| The problem |
Reproduce all of the material, keeping each line intact.

━━━━━━━━

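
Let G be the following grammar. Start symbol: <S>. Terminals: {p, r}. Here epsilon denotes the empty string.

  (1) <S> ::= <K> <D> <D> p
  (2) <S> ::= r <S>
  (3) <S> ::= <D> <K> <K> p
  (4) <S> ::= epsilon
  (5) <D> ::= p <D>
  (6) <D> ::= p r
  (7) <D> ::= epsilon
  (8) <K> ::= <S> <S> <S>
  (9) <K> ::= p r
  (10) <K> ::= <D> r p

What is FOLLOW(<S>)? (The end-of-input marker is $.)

{$, p, r}

FIRST(<D>) = {epsilon, p}
FIRST(<S>) = {epsilon, p, r}  (via <K> <D> <D> p, <D> <K> <K> p)
FIRST(<K>) = {epsilon, p, r}  (via <S> <S> <S>, <D> r p)
FOLLOW(<S>) includes $ since <S> is the start symbol.
FOLLOW(<D>): in <S>::=<K> <D> <D> p (occurrence 1), <D> is followed by <D> p with FIRST {p}; in <S>::=<K> <D> <D> p (occurrence 2), <D> is followed by p with FIRST {p}; in <S>::=<D> <K> <K> p, <D> is followed by <K> <K> p with FIRST {p, r}; in <D>::=p <D>, the suffix after <D> is empty (adds nothing new); in <K>::=<D> r p, <D> is followed by r p with FIRST {r}. Thus FOLLOW(<D>) = {p, r}.
FOLLOW(<K>): in <S>::=<K> <D> <D> p, <K> is followed by <D> <D> p with FIRST {p}; in <S>::=<D> <K> <K> p (occurrence 1), <K> is followed by <K> p with FIRST {p, r}; in <S>::=<D> <K> <K> p (occurrence 2), <K> is followed by p with FIRST {p}. Thus FOLLOW(<K>) = {p, r}.
FOLLOW(<S>): in <S>::=r <S>, the suffix after <S> is empty (adds nothing new); in <K>::=<S> <S> <S> (occurrence 1), <S> is followed by <S> <S> with FIRST {epsilon, p, r}; in <K>::=<S> <S> <S> (occurrence 1), the suffix after <S> is nullable, so FOLLOW(<S>) ⊇ FOLLOW(<K>) = {p, r}; in <K>::=<S> <S> <S> (occurrence 2), <S> is followed by <S> with FIRST {epsilon, p, r}; in <K>::=<S> <S> <S> (occurrence 2), the suffix after <S> is nullable, so FOLLOW(<S>) ⊇ FOLLOW(<K>) = {p, r}; in <K>::=<S> <S> <S> (occurrence 3), the suffix after <S> is empty, so FOLLOW(<S>) ⊇ FOLLOW(<K>) = {p, r}. Thus FOLLOW(<S>) = {$, p, r}.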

━━━━━━━━

| Response to the task |
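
Let G be the following grammar. Start symbol: <S>. Terminals: {p, r}. Here epsilon denotes the empty string.

  (1) <S> ::= <K> <D> <D> p
  (2) <S> ::= r <S>
  (3) <S> ::= <D> <K> <K> p
  (4) <S> ::= epsilon
  (5) <D> ::= p <D>
  (6) <D> ::= p r
  (7) <D> ::= epsilon
  (8) <K> ::= <S> <S> <S>
  (9) <K> ::= p r
  (10) <K> ::= <D> r p

What is FOLLOW(<S>)? (The end-of-input marker is $.)

{$, p, r}

FIRST(<D>) = {epsilon, p}
FIRST(<S>) = {epsilon, p, r}  (via <K> <D> <D> p, <D> <K> <K> p)
FIRST(<K>) = {epsilon, p, r}  (via <S> <S> <S>, <D> r p)
FOLLOW(<S>) includes $ since <S> is the start symbol.
FOLLOW(<D>): in <S>::=<K> <D> <D> p (occurrence 1), <D> is followed by <D> p with FIRST {p}; in <S>::=<K> <D> <D> p (occurrence 2), <D> is followed by p with FIRST {p}; in <S>::=<D> <K> <K> p, <D> is followed by <K> <K> p with FIRST {p, r}; in <D>::=p <D>, the suffix after <D> is empty (adds nothing new); in <K>::=<D> r p, <D> is followed by r p with FIRST {r}. Thus FOLLOW(<D>) = {p, r}.
FOLLOW(<K>): in <S>::=<K> <D> <D> p, <K> is followed by <D> <D> p with FIRST {p}; in <S>::=<D> <K> <K> p (occurrence 1), <K> is followed by <K> p with FIRST {p, r}; in <S>::=<D> <K> <K> p (occurrence 2), <K> is followed by p with FIRST {p}. Thus FOLLOW(<K>) = {p, r}.
FOLLOW(<S>): in <S>::=r <S>, the suffix after <S> is empty (adds nothing new); in <K>::=<S> <S> <S> (occurrence 1), <S> is followed by <S> <S> with FIRST {epsilon, p, r}; in <K>::=<S> <S> <S> (occurrence 1), the suffix after <S> is nullable, so FOLLOW(<S>) ⊇ FOLLOW(<K>) = {p, r}; in <K>::=<S> <S> <S> (occurrence 2), <S> is followed by <S> with FIRST {epsilon, p, r}; in <K>::=<S> <S> <S> (occurrence 2), the suffix after <S> is nullable, so FOLLOW(<S>) ⊇ FOLLOW(<K>) = {p, r}; in <K>::=<S> <S> <S> (occurrence 3), the suffix after <S> is empty, so FOLLOW(<S>) ⊇ FOLLOW(<K>) = {p, r}. Thus FOLLOW(<S>) = {$, p, r}.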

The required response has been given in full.